## Problem to solve
What is the number of lines below that hold "points"? Answer with that number only.

Source data
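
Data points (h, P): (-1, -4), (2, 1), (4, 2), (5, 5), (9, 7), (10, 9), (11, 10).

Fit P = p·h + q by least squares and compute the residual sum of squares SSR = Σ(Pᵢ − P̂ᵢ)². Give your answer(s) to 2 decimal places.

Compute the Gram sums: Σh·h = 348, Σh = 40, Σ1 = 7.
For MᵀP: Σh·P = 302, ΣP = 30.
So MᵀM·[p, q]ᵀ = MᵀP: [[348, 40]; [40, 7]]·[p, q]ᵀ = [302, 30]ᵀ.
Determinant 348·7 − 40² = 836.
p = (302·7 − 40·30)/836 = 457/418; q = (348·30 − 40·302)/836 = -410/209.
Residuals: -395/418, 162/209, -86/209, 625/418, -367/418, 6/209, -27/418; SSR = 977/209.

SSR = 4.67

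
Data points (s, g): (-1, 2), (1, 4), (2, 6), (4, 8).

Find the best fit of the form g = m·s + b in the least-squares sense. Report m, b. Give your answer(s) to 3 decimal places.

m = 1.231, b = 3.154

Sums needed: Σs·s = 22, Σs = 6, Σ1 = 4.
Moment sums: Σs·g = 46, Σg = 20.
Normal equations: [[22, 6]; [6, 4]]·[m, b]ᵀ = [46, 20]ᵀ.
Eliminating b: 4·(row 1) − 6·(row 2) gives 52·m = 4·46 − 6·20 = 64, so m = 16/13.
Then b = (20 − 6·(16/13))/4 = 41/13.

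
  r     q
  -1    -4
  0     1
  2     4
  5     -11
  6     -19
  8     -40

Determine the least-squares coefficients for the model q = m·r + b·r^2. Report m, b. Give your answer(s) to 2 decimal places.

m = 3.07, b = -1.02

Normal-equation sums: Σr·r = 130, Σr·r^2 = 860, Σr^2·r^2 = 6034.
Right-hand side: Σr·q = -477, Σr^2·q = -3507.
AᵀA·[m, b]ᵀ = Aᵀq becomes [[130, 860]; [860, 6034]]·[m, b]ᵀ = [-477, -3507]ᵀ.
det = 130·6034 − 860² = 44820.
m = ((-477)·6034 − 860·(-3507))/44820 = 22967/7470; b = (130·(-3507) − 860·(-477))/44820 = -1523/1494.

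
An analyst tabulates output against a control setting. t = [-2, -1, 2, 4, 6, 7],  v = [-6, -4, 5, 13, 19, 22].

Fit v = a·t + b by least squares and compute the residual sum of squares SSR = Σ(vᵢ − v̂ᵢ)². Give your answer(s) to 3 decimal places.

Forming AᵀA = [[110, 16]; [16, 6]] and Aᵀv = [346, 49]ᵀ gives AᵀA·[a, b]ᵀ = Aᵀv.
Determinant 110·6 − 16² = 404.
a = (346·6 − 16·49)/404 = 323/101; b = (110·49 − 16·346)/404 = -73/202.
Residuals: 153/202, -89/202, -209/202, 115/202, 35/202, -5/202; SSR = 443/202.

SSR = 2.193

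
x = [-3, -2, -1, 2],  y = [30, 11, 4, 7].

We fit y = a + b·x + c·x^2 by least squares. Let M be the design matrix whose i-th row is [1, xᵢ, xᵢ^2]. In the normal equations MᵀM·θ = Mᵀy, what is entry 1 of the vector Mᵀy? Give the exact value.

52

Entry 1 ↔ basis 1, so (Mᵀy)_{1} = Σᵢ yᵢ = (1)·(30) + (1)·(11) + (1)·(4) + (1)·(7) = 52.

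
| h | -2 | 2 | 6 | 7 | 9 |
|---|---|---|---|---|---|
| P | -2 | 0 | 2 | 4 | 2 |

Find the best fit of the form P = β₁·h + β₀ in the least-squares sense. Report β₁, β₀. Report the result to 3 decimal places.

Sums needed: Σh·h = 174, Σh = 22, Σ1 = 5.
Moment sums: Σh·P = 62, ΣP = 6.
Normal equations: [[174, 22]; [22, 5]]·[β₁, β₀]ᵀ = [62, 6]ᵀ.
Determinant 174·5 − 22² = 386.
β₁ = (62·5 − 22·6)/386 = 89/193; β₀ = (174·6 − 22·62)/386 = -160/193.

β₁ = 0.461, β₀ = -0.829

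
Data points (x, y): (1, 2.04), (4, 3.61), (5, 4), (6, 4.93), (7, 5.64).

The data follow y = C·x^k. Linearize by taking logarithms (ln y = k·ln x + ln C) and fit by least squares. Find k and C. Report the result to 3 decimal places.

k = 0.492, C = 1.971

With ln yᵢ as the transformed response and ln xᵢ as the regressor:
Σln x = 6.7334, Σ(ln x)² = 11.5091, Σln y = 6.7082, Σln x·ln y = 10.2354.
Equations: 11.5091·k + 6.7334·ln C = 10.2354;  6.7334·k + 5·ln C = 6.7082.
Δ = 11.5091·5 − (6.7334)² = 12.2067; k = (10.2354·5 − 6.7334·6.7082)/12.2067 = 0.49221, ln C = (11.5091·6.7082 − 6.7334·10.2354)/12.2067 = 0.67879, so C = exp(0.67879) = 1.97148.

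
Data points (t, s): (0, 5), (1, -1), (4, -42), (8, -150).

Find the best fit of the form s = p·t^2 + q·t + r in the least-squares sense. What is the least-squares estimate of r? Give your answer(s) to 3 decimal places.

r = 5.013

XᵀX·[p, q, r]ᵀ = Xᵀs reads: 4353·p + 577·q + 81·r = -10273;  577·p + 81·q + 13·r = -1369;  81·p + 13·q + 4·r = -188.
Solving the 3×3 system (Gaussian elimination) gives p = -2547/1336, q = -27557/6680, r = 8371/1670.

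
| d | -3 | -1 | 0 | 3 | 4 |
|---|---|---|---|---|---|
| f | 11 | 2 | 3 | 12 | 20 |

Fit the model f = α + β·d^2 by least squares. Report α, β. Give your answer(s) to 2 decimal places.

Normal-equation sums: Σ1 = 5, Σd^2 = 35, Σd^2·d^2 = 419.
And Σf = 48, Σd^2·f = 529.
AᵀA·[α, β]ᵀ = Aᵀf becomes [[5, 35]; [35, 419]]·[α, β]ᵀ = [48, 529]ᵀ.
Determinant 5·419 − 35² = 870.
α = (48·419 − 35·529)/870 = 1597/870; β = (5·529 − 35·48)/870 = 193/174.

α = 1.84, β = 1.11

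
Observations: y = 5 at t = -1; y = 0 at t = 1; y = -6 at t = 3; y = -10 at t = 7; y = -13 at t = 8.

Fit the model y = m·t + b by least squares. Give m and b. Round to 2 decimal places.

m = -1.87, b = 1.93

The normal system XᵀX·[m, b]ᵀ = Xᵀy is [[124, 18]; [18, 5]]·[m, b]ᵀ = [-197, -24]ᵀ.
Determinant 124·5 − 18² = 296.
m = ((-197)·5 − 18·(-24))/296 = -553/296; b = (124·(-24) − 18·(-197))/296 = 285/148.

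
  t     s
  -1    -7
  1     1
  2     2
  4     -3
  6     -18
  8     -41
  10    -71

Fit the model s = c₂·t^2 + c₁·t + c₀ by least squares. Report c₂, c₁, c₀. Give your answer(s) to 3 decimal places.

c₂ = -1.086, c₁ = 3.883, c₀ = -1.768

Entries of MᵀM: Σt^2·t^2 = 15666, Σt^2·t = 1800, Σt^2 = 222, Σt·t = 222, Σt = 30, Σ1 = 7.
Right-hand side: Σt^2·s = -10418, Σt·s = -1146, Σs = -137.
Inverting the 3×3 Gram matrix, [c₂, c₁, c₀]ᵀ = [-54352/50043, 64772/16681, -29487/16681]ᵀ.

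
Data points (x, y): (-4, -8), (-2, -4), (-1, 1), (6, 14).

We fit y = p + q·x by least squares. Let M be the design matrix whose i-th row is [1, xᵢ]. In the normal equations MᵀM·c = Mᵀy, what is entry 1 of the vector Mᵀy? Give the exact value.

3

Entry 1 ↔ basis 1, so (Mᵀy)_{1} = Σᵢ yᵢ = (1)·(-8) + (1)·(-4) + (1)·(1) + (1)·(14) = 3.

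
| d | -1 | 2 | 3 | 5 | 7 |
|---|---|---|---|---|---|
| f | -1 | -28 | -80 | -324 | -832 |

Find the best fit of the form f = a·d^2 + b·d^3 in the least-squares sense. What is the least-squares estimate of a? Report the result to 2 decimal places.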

## Answer space
5